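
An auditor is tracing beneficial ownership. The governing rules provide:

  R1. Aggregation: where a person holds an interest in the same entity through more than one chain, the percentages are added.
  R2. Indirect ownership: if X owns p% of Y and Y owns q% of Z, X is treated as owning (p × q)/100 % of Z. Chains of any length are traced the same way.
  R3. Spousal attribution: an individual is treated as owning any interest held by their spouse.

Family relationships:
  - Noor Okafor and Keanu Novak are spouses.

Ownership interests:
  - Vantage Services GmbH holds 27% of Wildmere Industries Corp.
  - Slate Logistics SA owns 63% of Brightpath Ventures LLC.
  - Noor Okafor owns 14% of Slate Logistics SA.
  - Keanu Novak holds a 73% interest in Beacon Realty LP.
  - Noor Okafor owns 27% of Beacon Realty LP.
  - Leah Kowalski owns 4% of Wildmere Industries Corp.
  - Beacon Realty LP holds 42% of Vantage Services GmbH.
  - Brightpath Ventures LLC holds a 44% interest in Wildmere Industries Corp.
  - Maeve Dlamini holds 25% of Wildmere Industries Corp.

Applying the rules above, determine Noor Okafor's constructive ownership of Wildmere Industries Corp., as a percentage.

15.2208%

By spousal attribution (R3), Noor Okafor is treated as also owning Keanu Novak's interest in Beacon Realty LP, giving 27% + 73% = 100%.
Chain via Beacon Realty LP → Vantage Services GmbH (R2): 100% × 42% × 27% = 11.34% of Wildmere Industries Corp.
Chain via Slate Logistics SA → Brightpath Ventures LLC (R2): 14% × 63% × 44% = 3.8808% of Wildmere Industries Corp.
Aggregating (R1): 11.34% + 3.8808% = 15.2208%.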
———
TASK STATEMENT ▸ A bare number is the whole answer: how many lines in the entries contain "same"?

OUTPUT FOR THIS TASK ▸ 2